Directions: Return the data below exactly, but only from the line containing "August 27, 2027" through the line containing "A patient's appointments were on: March", with both of those lines included.
(Excerpted records begins)
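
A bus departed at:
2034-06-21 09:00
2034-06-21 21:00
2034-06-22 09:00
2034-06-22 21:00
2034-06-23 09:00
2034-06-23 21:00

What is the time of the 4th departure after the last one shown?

The interval is a steady 12 hours (12, 12, 12, 12, 12).
2034-06-23 21:00 + 12 h = 2034-06-24 09:00.
2034-06-24 09:00 + 12 h = 2034-06-24 21:00.
2034-06-24 21:00 + 12 h = 2034-06-25 09:00.
2034-06-25 09:00 + 12 h = 2034-06-25 21:00.

2034-06-25 21:00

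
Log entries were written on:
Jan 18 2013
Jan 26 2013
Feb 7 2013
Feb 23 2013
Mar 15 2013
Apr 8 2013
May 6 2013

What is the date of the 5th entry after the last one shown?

Nov 22 2013

The spacing grows by 4 each time: 8, 12, 16, 20, 24, 28 days.
Next gap: 32 days. May 6 2013 + 32 days = Jun 7 2013.
Next gap: 36 days. Jun 7 2013 + 36 days = Jul 13 2013.
Next gap: 40 days. Jul 13 2013 + 40 days = Aug 22 2013.
Next gap: 44 days. Aug 22 2013 + 44 days = Oct 5 2013.
Next gap: 48 days. Oct 5 2013 + 48 days = Nov 22 2013.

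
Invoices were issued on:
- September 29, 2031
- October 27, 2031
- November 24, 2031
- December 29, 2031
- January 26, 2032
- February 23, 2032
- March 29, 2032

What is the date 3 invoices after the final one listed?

Every date is a Monday; gaps 28, 28, 35, 28, 28, 35 days.
Each is the last Monday of its month (at least one falls on the 29th or later, ruling out '4th Monday').
Last Monday of April 2032: April 26, 2032.
May 2032 ends with Monday May 31, 2032.
Last Monday of June 2032: June 28, 2032.

June 28, 2032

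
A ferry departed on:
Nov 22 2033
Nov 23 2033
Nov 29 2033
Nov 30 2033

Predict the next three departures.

The gap pattern 1, 6, 1 repeats every 2 events.
These are the Tuesdays and Wednesdays of each week.
The following Tuesday is Dec 6 2033.
The following Wednesday is Dec 7 2033.
The following Tuesday is Dec 13 2033.

Dec 6 2033, Dec 7 2033, Dec 13 2033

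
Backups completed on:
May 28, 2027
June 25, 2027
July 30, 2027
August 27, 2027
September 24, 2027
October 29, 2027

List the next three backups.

November 26, 2027; December 31, 2027; January 28, 2028

Every date is a Friday; gaps 28, 35, 28, 28, 35 days.
Each is the last Friday of its month (at least one falls on the 29th or later, ruling out '4th Friday').
November 2027 ends with Friday November 26, 2027.
Last Friday of December 2027: December 31, 2027.
January 2028 ends with Friday January 28, 2028.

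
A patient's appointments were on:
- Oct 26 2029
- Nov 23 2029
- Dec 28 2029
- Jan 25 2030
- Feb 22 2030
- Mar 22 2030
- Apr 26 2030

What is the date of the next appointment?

May 24 2030

These are Fridays at 28- or 35-day spacing (28, 35, 28, 28, 28, 35).
The pattern: 4th Friday of the month.
4th Friday of May 2030: May 24 2030.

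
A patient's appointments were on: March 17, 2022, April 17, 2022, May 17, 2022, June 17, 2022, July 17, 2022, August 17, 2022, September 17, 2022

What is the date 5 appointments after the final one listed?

The day-of-month is always 17 (31, 30, 31, 30, 31, 31 days between events).
So this recurs on the 17th of each month.
October 2022: October 17, 2022.
Next: November 2022 → November 17, 2022.
December 2022: December 17, 2022.
January 2023: January 17, 2023.
February 2023: February 17, 2023.

February 17, 2023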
(Excerpted records ends)
The completed task:
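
August 27, 2027
September 24, 2027
October 29, 2027

List the next three backups.

November 26, 2027; December 31, 2027; January 28, 2028

Every date is a Friday; gaps 28, 35, 28, 28, 35 days.
Each is the last Friday of its month (at least one falls on the 29th or later, ruling out '4th Friday').
November 2027 ends with Friday November 26, 2027.
Last Friday of December 2027: December 31, 2027.
January 2028 ends with Friday January 28, 2028.

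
A patient's appointments were on:
- Oct 26 2029
- Nov 23 2029
- Dec 28 2029
- Jan 25 2030
- Feb 22 2030
- Mar 22 2030
- Apr 26 2030

What is the date of the next appointment?

May 24 2030

These are Fridays at 28- or 35-day spacing (28, 35, 28, 28, 28, 35).
The pattern: 4th Friday of the month.
4th Friday of May 2030: May 24 2030.

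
A patient's appointments were on: March 17, 2022, April 17, 2022, May 17, 2022, June 17, 2022, July 17, 2022, August 17, 2022, September 17, 2022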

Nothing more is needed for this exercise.